# Directions
Search the data for the word "ratios". Reproduce every line where it is found.

=== Stored data ===

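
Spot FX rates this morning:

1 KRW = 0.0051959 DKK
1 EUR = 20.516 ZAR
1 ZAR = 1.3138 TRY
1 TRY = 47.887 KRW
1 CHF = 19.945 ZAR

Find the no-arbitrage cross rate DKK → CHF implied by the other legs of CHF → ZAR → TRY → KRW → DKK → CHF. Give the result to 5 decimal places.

0.15338

Known legs of the cycle: 19.945 × 1.3138 × 47.887 × 0.0051959 = 6.5199116793528053
For no arbitrage the full-cycle product must be 1, so the missing rate is 1 / 6.5199116793528053 ≈ 0.1533763.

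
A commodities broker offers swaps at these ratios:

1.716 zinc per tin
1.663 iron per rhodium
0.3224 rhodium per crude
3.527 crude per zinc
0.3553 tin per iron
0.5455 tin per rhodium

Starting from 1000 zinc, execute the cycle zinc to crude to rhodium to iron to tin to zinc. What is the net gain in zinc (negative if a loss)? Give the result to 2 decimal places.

152.94

1000 zinc × 3.527 = 3527 crude
3527 crude × 0.3224 = 1137.1048 rhodium
1137.1048 rhodium × 1.663 = 1891.0052824 iron
1891.0052824 iron × 0.3553 = 671.87417683672 tin
671.87417683672 tin × 1.716 = 1152.93608745181152 zinc
Net change: 1152.93608745181152 − 1000 = 152.93608745181152 zinc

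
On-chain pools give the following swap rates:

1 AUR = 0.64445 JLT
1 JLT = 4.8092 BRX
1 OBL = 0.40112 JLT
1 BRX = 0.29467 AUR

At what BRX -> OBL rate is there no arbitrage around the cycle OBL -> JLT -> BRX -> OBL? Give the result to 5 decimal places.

0.51839

Known legs of the cycle: 0.40112 × 4.8092 = 1.929066304
For no arbitrage the full-cycle product must be 1, so the missing rate is 1 / 1.929066304 ≈ 0.5183855.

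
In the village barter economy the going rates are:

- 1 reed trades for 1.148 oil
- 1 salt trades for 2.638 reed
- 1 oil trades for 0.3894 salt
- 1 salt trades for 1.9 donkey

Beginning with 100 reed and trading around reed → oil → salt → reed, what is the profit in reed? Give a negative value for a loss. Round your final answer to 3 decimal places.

100 reed × 1.148 = 114.8 oil
114.8 oil × 0.3894 = 44.70312 salt
44.70312 salt × 2.638 = 117.92683056 reed
Net change: 117.92683056 − 100 = 17.92683056 reed

17.927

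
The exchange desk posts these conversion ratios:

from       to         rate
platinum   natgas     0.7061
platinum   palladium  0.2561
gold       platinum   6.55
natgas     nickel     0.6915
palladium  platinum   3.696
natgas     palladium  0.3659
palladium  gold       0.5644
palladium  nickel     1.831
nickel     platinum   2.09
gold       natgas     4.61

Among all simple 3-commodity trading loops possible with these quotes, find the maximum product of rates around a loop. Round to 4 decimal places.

natgas→nickel→platinum→natgas: 0.6915 × 2.09 × 0.7061 = 1.02048
palladium→nickel→platinum→palladium: 1.831 × 2.09 × 0.2561 = 0.98004
natgas→palladium→platinum→natgas: 0.3659 × 3.696 × 0.7061 = 0.95491
gold→natgas→palladium→gold: 4.61 × 0.3659 × 0.5644 = 0.95203
gold→platinum→palladium→gold: 6.55 × 0.2561 × 0.5644 = 0.94676
Maximum is natgas→nickel→platinum→natgas at 1.0205; arbitrage exists.

1.0205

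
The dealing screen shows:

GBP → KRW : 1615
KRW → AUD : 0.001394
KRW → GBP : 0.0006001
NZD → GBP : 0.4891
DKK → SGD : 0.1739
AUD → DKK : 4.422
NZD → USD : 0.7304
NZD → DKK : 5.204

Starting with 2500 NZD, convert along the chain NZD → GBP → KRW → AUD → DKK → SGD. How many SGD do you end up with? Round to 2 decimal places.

2500 NZD × 0.4891 = 1222.75 GBP
1222.75 GBP × 1615 = 1974741.25 KRW
1974741.25 KRW × 0.001394 = 2752.7893025 AUD
2752.7893025 AUD × 4.422 = 12172.834295655 DKK
12172.834295655 DKK × 0.1739 = 2116.8558840144045 SGD

2116.86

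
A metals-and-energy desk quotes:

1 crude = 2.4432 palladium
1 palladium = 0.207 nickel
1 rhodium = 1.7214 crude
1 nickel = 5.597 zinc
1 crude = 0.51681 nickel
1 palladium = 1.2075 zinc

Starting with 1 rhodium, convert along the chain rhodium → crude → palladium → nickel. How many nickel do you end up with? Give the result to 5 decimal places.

0.87058

1 rhodium × 1.7214 = 1.7214 crude
1.7214 crude × 2.4432 = 4.20572448 palladium
4.20572448 palladium × 0.207 = 0.87058496736 nickel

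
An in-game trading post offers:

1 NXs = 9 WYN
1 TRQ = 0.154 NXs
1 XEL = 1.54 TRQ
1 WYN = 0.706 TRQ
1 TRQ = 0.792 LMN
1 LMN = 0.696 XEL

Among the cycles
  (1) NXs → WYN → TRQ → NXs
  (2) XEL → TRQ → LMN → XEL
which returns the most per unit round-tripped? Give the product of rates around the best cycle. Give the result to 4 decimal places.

(1) 9 × 0.706 × 0.154 = 0.97852
(2) 1.54 × 0.792 × 0.696 = 0.84890
Highest is cycle (1) at 0.9785 (≤1, no arbitrage).

0.9785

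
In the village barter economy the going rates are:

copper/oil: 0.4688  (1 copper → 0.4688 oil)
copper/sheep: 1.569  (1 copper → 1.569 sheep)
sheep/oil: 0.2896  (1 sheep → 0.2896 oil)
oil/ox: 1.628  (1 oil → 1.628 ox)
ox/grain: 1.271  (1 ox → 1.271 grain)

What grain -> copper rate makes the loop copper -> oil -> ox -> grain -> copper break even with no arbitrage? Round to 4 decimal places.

Known legs of the cycle: 0.4688 × 1.628 × 1.271 = 0.9700353344
For no arbitrage the full-cycle product must be 1, so the missing rate is 1 / 0.9700353344 ≈ 1.030890.

1.0309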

===

# Your response
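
A commodities broker offers swaps at these ratios:
The exchange desk posts these conversion ratios: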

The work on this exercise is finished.